◆ TASK INSTRUCTIONS: Transcribe precisely those lines of the listing that fall between the line containing "Triangles, in draw" and the last line, inclusive of both.

◆ DATA FOR THE TASK:
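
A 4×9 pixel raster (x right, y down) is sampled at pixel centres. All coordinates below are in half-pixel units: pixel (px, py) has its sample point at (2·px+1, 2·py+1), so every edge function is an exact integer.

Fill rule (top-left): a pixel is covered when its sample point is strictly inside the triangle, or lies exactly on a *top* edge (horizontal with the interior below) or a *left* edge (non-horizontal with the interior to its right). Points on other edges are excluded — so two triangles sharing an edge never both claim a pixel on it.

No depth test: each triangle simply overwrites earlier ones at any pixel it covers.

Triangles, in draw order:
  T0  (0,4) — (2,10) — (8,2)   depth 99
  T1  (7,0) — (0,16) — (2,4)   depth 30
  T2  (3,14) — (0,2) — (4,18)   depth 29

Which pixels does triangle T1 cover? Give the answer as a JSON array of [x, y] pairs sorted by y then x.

T0:
  2·area = 52  (B↔C swapped to make it positive)
  edge (0, 4)→(8, 2): d=(8,-2) top-left  bias=+0
  edge (8, 2)→(2, 10): d=(-6,8) right/bottom  bias=-1
  edge (2, 10)→(0, 4): d=(-2,-6) top-left  bias=+0
    (2,1)@(5, 3): e=[2,18,32] → #
    (3,1)@(7, 3): e=[6,2,44] → #
    (0,2)@(1, 5): e=[10,38,4] → #
    (1,2)@(3, 5): e=[14,22,16] → #
    (3,2)@(7, 5): e=[22,-10,40] → ·
    (0,3)@(1, 7): e=[26,26,0] → #  [on edge]
    (2,3)@(5, 7): e=[34,-6,24] → ·
    (0,4)@(1, 9): e=[42,14,-4] → ·
    (1,4)@(3, 9): e=[46,-2,8] → ·
    (1,6)@(3, 13): e=[78,-26,0] → ·  [on edge]
  covered (7 px):
    · · · ·
    · · # #
    # # # ·
    # # · ·
    · · · ·
    · · · ·
    · · · ·
    · · · ·
    · · · ·
T1:
  2·area = 52
  edge (7, 0)→(0, 16): d=(-7,16) right/bottom  bias=-1
  edge (0, 16)→(2, 4): d=(2,-12) top-left  bias=+0
  edge (2, 4)→(7, 0): d=(5,-4) top-left  bias=+0
    (2,1)@(5, 3): e=[11,34,7] → #
    (3,1)@(7, 3): e=[-21,58,15] → ·
    (1,2)@(3, 5): e=[29,14,9] → #
    (2,2)@(5, 5): e=[-3,38,17] → ·
    (1,3)@(3, 7): e=[15,18,19] → #
    (2,3)@(5, 7): e=[-17,42,27] → ·
    (1,4)@(3, 9): e=[1,22,29] → #
    (2,4)@(5, 9): e=[-31,46,37] → ·
    (0,5)@(1, 11): e=[19,2,31] → #
    (1,5)@(3, 11): e=[-13,26,39] → ·
    (0,6)@(1, 13): e=[5,6,41] → #
    (1,6)@(3, 13): e=[-27,30,49] → ·
  covered (6 px):
    · · · ·
    · · # ·
    · # · ·
    · # · ·
    · # · ·
    # · · ·
    # · · ·
    · · · ·
    · · · ·
T2:
  degenerate (2·area = 0) — covers nothing

Final: [[2,1],[1,2],[1,3],[1,4],[0,5],[0,6]]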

◆ TASK RESPONSE:
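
Triangles, in draw order:
  T0  (0,4) — (2,10) — (8,2)   depth 99
  T1  (7,0) — (0,16) — (2,4)   depth 30
  T2  (3,14) — (0,2) — (4,18)   depth 29

Which pixels does triangle T1 cover? Give the answer as a JSON array of [x, y] pairs sorted by y then x.

T0:
  2·area = 52  (B↔C swapped to make it positive)
  edge (0, 4)→(8, 2): d=(8,-2) top-left  bias=+0
  edge (8, 2)→(2, 10): d=(-6,8) right/bottom  bias=-1
  edge (2, 10)→(0, 4): d=(-2,-6) top-left  bias=+0
    (2,1)@(5, 3): e=[2,18,32] → #
    (3,1)@(7, 3): e=[6,2,44] → #
    (0,2)@(1, 5): e=[10,38,4] → #
    (1,2)@(3, 5): e=[14,22,16] → #
    (3,2)@(7, 5): e=[22,-10,40] → ·
    (0,3)@(1, 7): e=[26,26,0] → #  [on edge]
    (2,3)@(5, 7): e=[34,-6,24] → ·
    (0,4)@(1, 9): e=[42,14,-4] → ·
    (1,4)@(3, 9): e=[46,-2,8] → ·
    (1,6)@(3, 13): e=[78,-26,0] → ·  [on edge]
  covered (7 px):
    · · · ·
    · · # #
    # # # ·
    # # · ·
    · · · ·
    · · · ·
    · · · ·
    · · · ·
    · · · ·
T1:
  2·area = 52
  edge (7, 0)→(0, 16): d=(-7,16) right/bottom  bias=-1
  edge (0, 16)→(2, 4): d=(2,-12) top-left  bias=+0
  edge (2, 4)→(7, 0): d=(5,-4) top-left  bias=+0
    (2,1)@(5, 3): e=[11,34,7] → #
    (3,1)@(7, 3): e=[-21,58,15] → ·
    (1,2)@(3, 5): e=[29,14,9] → #
    (2,2)@(5, 5): e=[-3,38,17] → ·
    (1,3)@(3, 7): e=[15,18,19] → #
    (2,3)@(5, 7): e=[-17,42,27] → ·
    (1,4)@(3, 9): e=[1,22,29] → #
    (2,4)@(5, 9): e=[-31,46,37] → ·
    (0,5)@(1, 11): e=[19,2,31] → #
    (1,5)@(3, 11): e=[-13,26,39] → ·
    (0,6)@(1, 13): e=[5,6,41] → #
    (1,6)@(3, 13): e=[-27,30,49] → ·
  covered (6 px):
    · · · ·
    · · # ·
    · # · ·
    · # · ·
    · # · ·
    # · · ·
    # · · ·
    · · · ·
    · · · ·
T2:
  degenerate (2·area = 0) — covers nothing

Final: [[2,1],[1,2],[1,3],[1,4],[0,5],[0,6]]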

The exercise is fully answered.